Description of the task ▸ Each entry in the material below should be copied without any alteration.

The input ▸
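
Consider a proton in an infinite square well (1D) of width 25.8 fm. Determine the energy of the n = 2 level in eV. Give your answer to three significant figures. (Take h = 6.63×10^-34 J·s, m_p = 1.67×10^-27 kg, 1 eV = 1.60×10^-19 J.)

For an infinite well E_n = n²h²/(8m_pL²), so E_1 = h²/(8m_pL²) = (6.63×10^-34)²/(8·1.67×10^-27·(2.58×10^-14 m)²) = 4.943×10^-14 J.
Then E_2 = 2²·E_1 = 4·4.943×10^-14 J = 1.977×10^-13 J.
Converting, E_2 = 1.977×10^-13 J / (1.60×10^-19 J/eV) = 1.24×10^6 eV.

E_2 = 1.24×10^6 eV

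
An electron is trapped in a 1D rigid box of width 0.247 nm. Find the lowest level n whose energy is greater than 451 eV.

n = 9

E_1 = h²/(8m_eL²) = 9.875×10^-19 J = 6.164 eV.
Need n² > 451/6.164 = 73.17, i.e. n > 8.554.
The smallest integer satisfying this is n = 9.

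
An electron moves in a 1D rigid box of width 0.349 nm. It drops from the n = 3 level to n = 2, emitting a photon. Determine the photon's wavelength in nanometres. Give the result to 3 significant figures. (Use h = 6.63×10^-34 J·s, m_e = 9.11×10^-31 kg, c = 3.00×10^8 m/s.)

λ = 80.3 nm

E_1 = h²/(8m_eL²) = 4.952×10^-19 J, so ΔE = (3² − 2²)E_1 = 2.476×10^-18 J.
λ = hc/ΔE = (6.63×10^-34·3.00×10^8)/2.476×10^-18 = 8.03×10^-8 m = 80.3 nm.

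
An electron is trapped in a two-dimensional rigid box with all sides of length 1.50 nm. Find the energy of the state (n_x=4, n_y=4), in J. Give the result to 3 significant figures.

E = 8.57×10^-19 J

For a 2D rectangular well E = (h²/8m_e)·Σ n_i²/L_i² = (6.626×10^-34)²/(8·9.109×10^-31) · [4²/(1.50 nm)² + 4²/(1.50 nm)²].
Evaluating gives E = 8.57×10^-19 J.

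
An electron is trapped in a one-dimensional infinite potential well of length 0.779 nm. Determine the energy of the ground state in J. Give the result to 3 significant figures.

E_1 = 9.93×10^-20 J

For an infinite well E_n = n²h²/(8m_eL²), so E_1 = h²/(8m_eL²) = (6.626×10^-34)²/(8·9.109×10^-31·(7.79×10^-10 m)²) = 9.928×10^-20 J.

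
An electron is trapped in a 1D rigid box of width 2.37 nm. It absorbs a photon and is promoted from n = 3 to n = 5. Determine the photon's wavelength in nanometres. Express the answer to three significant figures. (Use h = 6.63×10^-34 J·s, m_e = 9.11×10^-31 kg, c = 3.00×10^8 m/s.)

E_1 = h²/(8m_eL²) = 1.074×10^-20 J, so ΔE = (5² − 3²)E_1 = 1.718×10^-19 J.
λ = hc/ΔE = (6.63×10^-34·3.00×10^8)/1.718×10^-19 = 1.16×10^-6 m = 1.16×10^3 nm.

λ = 1.16×10^3 nm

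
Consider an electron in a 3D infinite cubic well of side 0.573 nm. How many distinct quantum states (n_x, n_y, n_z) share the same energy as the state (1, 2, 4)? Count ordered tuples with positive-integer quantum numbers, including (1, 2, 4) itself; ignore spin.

The level has n_x² + n_y² + n_z² = 21. The ordered positive-integer solutions are (1, 2, 4), (1, 4, 2), (2, 1, 4), (2, 4, 1), (4, 1, 2), (4, 2, 1).
That gives 6 states.

degeneracy = 6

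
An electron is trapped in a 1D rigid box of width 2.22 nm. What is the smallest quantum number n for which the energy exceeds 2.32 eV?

n = 6

E_1 = h²/(8m_eL²) = 1.222×10^-20 J = 0.07628 eV.
Need n² > 2.32/0.07628 = 30.41, i.e. n > 5.515.
The smallest integer satisfying this is n = 6.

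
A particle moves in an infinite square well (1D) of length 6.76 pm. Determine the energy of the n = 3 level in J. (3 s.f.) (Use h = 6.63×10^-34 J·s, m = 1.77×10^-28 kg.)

E_3 = 6.11×10^-17 J

For an infinite well E_n = n²h²/(8mL²), so E_1 = h²/(8mL²) = (6.63×10^-34)²/(8·1.77×10^-28·(6.76×10^-12 m)²) = 6.793×10^-18 J.
Then E_3 = 3²·E_1 = 9·6.793×10^-18 J = 6.11×10^-17 J.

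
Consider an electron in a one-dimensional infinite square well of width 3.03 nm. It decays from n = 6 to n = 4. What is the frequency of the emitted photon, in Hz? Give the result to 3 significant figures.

f = 1.98×10^14 Hz

E_1 = h²/(8m_eL²) = 6.562×10^-21 J and ΔE = (6² − 4²)E_1 = 1.312×10^-19 J.
f = ΔE/h = 1.312×10^-19/6.626×10^-34 = 1.98×10^14 Hz.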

Solution for this problem ▸
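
Consider a proton in an infinite square well (1D) of width 25.8 fm. Determine the energy of the n = 2 level in eV. Give your answer to three significant figures. (Take h = 6.63×10^-34 J·s, m_p = 1.67×10^-27 kg, 1 eV = 1.60×10^-19 J.)

For an infinite well E_n = n²h²/(8m_pL²), so E_1 = h²/(8m_pL²) = (6.63×10^-34)²/(8·1.67×10^-27·(2.58×10^-14 m)²) = 4.943×10^-14 J.
Then E_2 = 2²·E_1 = 4·4.943×10^-14 J = 1.977×10^-13 J.
Converting, E_2 = 1.977×10^-13 J / (1.60×10^-19 J/eV) = 1.24×10^6 eV.

E_2 = 1.24×10^6 eV

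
An electron is trapped in a 1D rigid box of width 0.247 nm. Find the lowest level n whose energy is greater than 451 eV.

n = 9

E_1 = h²/(8m_eL²) = 9.875×10^-19 J = 6.164 eV.
Need n² > 451/6.164 = 73.17, i.e. n > 8.554.
The smallest integer satisfying this is n = 9.

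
An electron moves in a 1D rigid box of width 0.349 nm. It drops from the n = 3 level to n = 2, emitting a photon. Determine the photon's wavelength in nanometres. Give the result to 3 significant figures. (Use h = 6.63×10^-34 J·s, m_e = 9.11×10^-31 kg, c = 3.00×10^8 m/s.)

λ = 80.3 nm

E_1 = h²/(8m_eL²) = 4.952×10^-19 J, so ΔE = (3² − 2²)E_1 = 2.476×10^-18 J.
λ = hc/ΔE = (6.63×10^-34·3.00×10^8)/2.476×10^-18 = 8.03×10^-8 m = 80.3 nm.

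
An electron is trapped in a two-dimensional rigid box with all sides of length 1.50 nm. Find the energy of the state (n_x=4, n_y=4), in J. Give the result to 3 significant figures.

E = 8.57×10^-19 J

For a 2D rectangular well E = (h²/8m_e)·Σ n_i²/L_i² = (6.626×10^-34)²/(8·9.109×10^-31) · [4²/(1.50 nm)² + 4²/(1.50 nm)²].
Evaluating gives E = 8.57×10^-19 J.

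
An electron is trapped in a one-dimensional infinite potential well of length 0.779 nm. Determine the energy of the ground state in J. Give the result to 3 significant figures.

E_1 = 9.93×10^-20 J

For an infinite well E_n = n²h²/(8m_eL²), so E_1 = h²/(8m_eL²) = (6.626×10^-34)²/(8·9.109×10^-31·(7.79×10^-10 m)²) = 9.928×10^-20 J.

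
An electron is trapped in a 1D rigid box of width 2.37 nm. It absorbs a photon and is promoted from n = 3 to n = 5. Determine the photon's wavelength in nanometres. Express the answer to three significant figures. (Use h = 6.63×10^-34 J·s, m_e = 9.11×10^-31 kg, c = 3.00×10^8 m/s.)

E_1 = h²/(8m_eL²) = 1.074×10^-20 J, so ΔE = (5² − 3²)E_1 = 1.718×10^-19 J.
λ = hc/ΔE = (6.63×10^-34·3.00×10^8)/1.718×10^-19 = 1.16×10^-6 m = 1.16×10^3 nm.

λ = 1.16×10^3 nm

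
Consider an electron in a 3D infinite cubic well of side 0.573 nm. How many distinct quantum states (n_x, n_y, n_z) share the same energy as the state (1, 2, 4)? Count ordered tuples with positive-integer quantum numbers, including (1, 2, 4) itself; ignore spin.

The level has n_x² + n_y² + n_z² = 21. The ordered positive-integer solutions are (1, 2, 4), (1, 4, 2), (2, 1, 4), (2, 4, 1), (4, 1, 2), (4, 2, 1).
That gives 6 states.

degeneracy = 6

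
An electron is trapped in a 1D rigid box of width 2.22 nm. What is the smallest quantum number n for which the energy exceeds 2.32 eV?

n = 6

E_1 = h²/(8m_eL²) = 1.222×10^-20 J = 0.07628 eV.
Need n² > 2.32/0.07628 = 30.41, i.e. n > 5.515.
The smallest integer satisfying this is n = 6.

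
A particle moves in an infinite square well (1D) of length 6.76 pm. Determine the energy of the n = 3 level in J. (3 s.f.) (Use h = 6.63×10^-34 J·s, m = 1.77×10^-28 kg.)

E_3 = 6.11×10^-17 J

For an infinite well E_n = n²h²/(8mL²), so E_1 = h²/(8mL²) = (6.63×10^-34)²/(8·1.77×10^-28·(6.76×10^-12 m)²) = 6.793×10^-18 J.
Then E_3 = 3²·E_1 = 9·6.793×10^-18 J = 6.11×10^-17 J.

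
Consider an electron in a one-dimensional infinite square well of width 3.03 nm. It decays from n = 6 to n = 4. What is the frequency of the emitted photon, in Hz? Give the result to 3 significant figures.

f = 1.98×10^14 Hz

E_1 = h²/(8m_eL²) = 6.562×10^-21 J and ΔE = (6² − 4²)E_1 = 1.312×10^-19 J.
f = ΔE/h = 1.312×10^-19/6.626×10^-34 = 1.98×10^14 Hz.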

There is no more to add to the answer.